▶ Activity
Locate the string "arrangements" in the records below. Copy every line where it occurs.
=== Input ===
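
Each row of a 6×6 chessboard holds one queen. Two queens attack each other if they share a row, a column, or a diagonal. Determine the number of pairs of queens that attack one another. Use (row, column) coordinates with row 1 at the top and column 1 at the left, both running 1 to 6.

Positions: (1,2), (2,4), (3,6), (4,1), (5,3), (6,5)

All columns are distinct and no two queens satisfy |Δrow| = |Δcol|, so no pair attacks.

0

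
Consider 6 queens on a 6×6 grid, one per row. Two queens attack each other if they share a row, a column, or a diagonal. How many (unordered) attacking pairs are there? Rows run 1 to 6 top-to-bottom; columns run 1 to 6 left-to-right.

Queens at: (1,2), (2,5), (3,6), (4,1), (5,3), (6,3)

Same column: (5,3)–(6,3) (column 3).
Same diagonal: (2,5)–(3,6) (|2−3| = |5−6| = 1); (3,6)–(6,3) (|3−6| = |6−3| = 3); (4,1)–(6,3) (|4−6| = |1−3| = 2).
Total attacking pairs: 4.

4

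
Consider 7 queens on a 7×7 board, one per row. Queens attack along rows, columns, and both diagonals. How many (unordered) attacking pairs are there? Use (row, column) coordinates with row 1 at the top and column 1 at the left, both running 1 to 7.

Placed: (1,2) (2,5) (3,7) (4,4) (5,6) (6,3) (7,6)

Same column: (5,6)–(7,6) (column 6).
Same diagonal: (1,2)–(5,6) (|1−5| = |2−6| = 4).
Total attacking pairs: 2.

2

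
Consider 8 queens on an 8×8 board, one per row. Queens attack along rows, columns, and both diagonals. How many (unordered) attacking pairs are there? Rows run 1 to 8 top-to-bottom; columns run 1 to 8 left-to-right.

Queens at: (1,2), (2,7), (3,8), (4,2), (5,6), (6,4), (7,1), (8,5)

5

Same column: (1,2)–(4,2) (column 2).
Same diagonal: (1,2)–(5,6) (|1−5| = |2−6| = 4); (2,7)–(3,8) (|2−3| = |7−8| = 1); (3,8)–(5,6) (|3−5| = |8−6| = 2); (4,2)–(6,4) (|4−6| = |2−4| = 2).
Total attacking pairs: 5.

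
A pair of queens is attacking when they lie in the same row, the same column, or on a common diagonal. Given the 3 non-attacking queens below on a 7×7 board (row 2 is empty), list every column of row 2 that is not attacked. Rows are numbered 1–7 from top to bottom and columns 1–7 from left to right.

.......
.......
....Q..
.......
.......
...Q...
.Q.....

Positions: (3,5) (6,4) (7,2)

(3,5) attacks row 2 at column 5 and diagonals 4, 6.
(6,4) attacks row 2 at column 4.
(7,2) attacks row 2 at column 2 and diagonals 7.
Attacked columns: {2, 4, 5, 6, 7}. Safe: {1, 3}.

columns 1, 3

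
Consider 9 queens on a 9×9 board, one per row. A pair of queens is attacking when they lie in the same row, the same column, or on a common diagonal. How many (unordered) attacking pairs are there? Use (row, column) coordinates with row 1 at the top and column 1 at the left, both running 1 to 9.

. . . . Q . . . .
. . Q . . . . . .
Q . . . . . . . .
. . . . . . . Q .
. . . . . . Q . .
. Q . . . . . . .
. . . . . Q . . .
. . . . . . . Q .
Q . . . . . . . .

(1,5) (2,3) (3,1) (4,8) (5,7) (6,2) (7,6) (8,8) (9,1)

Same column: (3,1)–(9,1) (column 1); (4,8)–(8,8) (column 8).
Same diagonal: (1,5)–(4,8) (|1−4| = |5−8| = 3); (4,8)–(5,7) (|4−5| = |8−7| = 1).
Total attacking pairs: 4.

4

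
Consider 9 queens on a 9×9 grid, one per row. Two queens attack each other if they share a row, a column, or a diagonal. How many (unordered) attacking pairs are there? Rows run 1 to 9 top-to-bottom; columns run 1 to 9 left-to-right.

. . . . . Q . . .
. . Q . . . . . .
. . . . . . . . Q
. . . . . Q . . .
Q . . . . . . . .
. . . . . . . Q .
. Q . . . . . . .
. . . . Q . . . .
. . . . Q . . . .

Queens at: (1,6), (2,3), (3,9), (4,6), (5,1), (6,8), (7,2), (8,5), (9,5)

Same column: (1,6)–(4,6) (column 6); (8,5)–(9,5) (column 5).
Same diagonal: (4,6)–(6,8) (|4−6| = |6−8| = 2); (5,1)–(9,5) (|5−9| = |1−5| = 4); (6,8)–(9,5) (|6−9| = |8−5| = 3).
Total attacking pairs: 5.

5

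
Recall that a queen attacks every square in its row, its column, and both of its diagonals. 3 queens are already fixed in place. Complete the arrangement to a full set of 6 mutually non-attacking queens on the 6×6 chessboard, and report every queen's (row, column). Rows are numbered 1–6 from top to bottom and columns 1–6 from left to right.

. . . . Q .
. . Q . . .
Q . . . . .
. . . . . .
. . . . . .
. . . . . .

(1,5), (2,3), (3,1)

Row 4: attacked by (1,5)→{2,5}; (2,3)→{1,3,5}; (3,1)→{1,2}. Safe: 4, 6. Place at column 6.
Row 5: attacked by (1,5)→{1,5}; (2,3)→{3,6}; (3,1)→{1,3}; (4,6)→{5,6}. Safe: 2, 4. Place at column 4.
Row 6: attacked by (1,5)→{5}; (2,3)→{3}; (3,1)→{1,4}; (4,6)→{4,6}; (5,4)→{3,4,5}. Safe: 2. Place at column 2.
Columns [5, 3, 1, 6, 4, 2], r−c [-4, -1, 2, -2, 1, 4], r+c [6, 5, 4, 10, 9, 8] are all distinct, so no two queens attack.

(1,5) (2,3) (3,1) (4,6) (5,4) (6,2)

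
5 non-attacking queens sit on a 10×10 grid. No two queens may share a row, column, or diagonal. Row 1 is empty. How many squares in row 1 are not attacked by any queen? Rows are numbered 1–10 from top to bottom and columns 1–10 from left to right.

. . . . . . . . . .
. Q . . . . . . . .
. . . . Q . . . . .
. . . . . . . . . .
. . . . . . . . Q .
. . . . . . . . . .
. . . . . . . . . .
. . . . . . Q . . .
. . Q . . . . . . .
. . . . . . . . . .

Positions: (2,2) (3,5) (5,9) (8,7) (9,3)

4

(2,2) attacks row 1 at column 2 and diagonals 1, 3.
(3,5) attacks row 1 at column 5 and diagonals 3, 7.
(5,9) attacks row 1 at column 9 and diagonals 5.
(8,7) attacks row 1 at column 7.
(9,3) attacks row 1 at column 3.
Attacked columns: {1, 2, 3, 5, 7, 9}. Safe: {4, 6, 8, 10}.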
===
=== Input ===
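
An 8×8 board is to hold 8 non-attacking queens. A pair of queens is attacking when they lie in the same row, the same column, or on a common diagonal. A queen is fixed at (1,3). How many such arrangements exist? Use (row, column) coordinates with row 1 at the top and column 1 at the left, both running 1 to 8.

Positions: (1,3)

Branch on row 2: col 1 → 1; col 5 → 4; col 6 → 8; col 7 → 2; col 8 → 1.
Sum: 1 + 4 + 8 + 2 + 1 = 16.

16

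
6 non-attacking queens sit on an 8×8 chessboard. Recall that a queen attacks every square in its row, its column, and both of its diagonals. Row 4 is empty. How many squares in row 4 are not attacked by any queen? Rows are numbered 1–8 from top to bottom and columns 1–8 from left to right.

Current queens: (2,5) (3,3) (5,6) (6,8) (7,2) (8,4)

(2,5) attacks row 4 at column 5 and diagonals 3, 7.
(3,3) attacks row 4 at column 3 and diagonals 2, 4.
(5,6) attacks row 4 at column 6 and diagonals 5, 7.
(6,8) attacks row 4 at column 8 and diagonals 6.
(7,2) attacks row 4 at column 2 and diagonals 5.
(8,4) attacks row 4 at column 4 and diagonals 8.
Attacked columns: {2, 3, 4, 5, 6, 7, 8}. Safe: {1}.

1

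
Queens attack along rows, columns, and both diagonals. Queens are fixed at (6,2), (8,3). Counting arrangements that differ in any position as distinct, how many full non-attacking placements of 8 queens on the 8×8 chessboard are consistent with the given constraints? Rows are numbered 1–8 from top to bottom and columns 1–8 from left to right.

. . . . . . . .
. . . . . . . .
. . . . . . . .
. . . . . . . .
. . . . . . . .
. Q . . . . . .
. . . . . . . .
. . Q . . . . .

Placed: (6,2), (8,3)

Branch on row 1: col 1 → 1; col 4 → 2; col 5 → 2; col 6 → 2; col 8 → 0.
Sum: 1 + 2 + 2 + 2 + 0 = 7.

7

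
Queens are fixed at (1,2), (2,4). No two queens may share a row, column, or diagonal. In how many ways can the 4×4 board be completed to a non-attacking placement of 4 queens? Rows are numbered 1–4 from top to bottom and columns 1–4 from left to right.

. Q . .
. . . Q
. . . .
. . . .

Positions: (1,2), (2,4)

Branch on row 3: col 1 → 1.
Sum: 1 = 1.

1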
===
▶ Exercise solution
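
An 8×8 board is to hold 8 non-attacking queens. A pair of queens is attacking when they lie in the same row, the same column, or on a common diagonal. A queen is fixed at (1,3). How many such arrangements exist? Use (row, column) coordinates with row 1 at the top and column 1 at the left, both running 1 to 8.
Queens attack along rows, columns, and both diagonals. Queens are fixed at (6,2), (8,3). Counting arrangements that differ in any position as distinct, how many full non-attacking placements of 8 queens on the 8×8 chessboard are consistent with the given constraints? Rows are numbered 1–8 from top to bottom and columns 1–8 from left to right.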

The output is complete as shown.